**RECORDS FOR THE TASK:**
-----

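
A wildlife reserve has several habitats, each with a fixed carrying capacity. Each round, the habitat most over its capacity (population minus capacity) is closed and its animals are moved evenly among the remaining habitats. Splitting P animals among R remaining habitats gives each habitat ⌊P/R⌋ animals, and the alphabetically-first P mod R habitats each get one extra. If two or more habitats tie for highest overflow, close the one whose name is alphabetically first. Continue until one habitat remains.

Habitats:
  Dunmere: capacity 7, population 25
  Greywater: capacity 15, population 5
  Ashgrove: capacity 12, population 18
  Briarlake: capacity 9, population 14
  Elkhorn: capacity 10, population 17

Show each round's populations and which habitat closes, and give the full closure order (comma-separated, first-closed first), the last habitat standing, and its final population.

Round 1: Ashgrove=18 Briarlake=14 Dunmere=25 Elkhorn=17 Greywater=5 → close Dunmere (overflow 18)
  25÷4 = 6 each, +1 to first 1
Round 2: Ashgrove=25 Briarlake=20 Elkhorn=23 Greywater=11 → close Ashgrove (overflow 13)
  25÷3 = 8 each, +1 to first 1
Round 3: Briarlake=29 Elkhorn=31 Greywater=19 → close Elkhorn (overflow 21)
  31÷2 = 15 each, +1 to first 1
Round 4: Briarlake=45 Greywater=34 → close Briarlake (overflow 36)
  45÷1 = 45 each, +1 to first 0

Closure order: Dunmere, Ashgrove, Elkhorn, Briarlake
Last habitat: Greywater with 79 animals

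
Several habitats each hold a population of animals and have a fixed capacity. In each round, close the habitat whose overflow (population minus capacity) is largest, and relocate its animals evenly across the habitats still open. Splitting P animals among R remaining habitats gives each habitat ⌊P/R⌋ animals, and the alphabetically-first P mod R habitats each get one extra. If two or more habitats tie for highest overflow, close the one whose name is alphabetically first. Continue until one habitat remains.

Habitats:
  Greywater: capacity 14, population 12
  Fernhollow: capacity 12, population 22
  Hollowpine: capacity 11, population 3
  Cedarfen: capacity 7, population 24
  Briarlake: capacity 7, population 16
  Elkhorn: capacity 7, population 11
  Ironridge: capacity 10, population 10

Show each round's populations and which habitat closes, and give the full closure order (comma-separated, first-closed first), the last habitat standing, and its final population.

Closure order: Cedarfen, Fernhollow, Briarlake, Elkhorn, Ironridge, Greywater
Last habitat: Hollowpine with 98 animals

Round 1: Briarlake=16 Cedarfen=24 Elkhorn=11 Fernhollow=22 Greywater=12 Hollowpine=3 Ironridge=10 → close Cedarfen (overflow 17)
  24÷6 = 4 each, +1 to first 0
Round 2: Briarlake=20 Elkhorn=15 Fernhollow=26 Greywater=16 Hollowpine=7 Ironridge=14 → close Fernhollow (overflow 14)
  26÷5 = 5 each, +1 to first 1
Round 3: Briarlake=26 Elkhorn=20 Greywater=21 Hollowpine=12 Ironridge=19 → close Briarlake (overflow 19)
  26÷4 = 6 each, +1 to first 2
Round 4: Elkhorn=27 Greywater=28 Hollowpine=18 Ironridge=25 → close Elkhorn (overflow 20)
  27÷3 = 9 each, +1 to first 0
Round 5: Greywater=37 Hollowpine=27 Ironridge=34 → close Ironridge (overflow 24)
  34÷2 = 17 each, +1 to first 0
Round 6: Greywater=54 Hollowpine=44 → close Greywater (overflow 40)
  54÷1 = 54 each, +1 to first 0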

-----

**HOW TO COMPLETE THIS TASK:** Only the lines from the one holding "Greywater: capacity 14, population 12" to the end of the entries above belong in the answer, each copied exactly.

**TASK SOLUTION:**
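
  Greywater: capacity 14, population 12
  Fernhollow: capacity 12, population 22
  Hollowpine: capacity 11, population 3
  Cedarfen: capacity 7, population 24
  Briarlake: capacity 7, population 16
  Elkhorn: capacity 7, population 11
  Ironridge: capacity 10, population 10

Show each round's populations and which habitat closes, and give the full closure order (comma-separated, first-closed first), the last habitat standing, and its final population.

Closure order: Cedarfen, Fernhollow, Briarlake, Elkhorn, Ironridge, Greywater
Last habitat: Hollowpine with 98 animals

Round 1: Briarlake=16 Cedarfen=24 Elkhorn=11 Fernhollow=22 Greywater=12 Hollowpine=3 Ironridge=10 → close Cedarfen (overflow 17)
  24÷6 = 4 each, +1 to first 0
Round 2: Briarlake=20 Elkhorn=15 Fernhollow=26 Greywater=16 Hollowpine=7 Ironridge=14 → close Fernhollow (overflow 14)
  26÷5 = 5 each, +1 to first 1
Round 3: Briarlake=26 Elkhorn=20 Greywater=21 Hollowpine=12 Ironridge=19 → close Briarlake (overflow 19)
  26÷4 = 6 each, +1 to first 2
Round 4: Elkhorn=27 Greywater=28 Hollowpine=18 Ironridge=25 → close Elkhorn (overflow 20)
  27÷3 = 9 each, +1 to first 0
Round 5: Greywater=37 Hollowpine=27 Ironridge=34 → close Ironridge (overflow 24)
  34÷2 = 17 each, +1 to first 0
Round 6: Greywater=54 Hollowpine=44 → close Greywater (overflow 40)
  54÷1 = 54 each, +1 to first 0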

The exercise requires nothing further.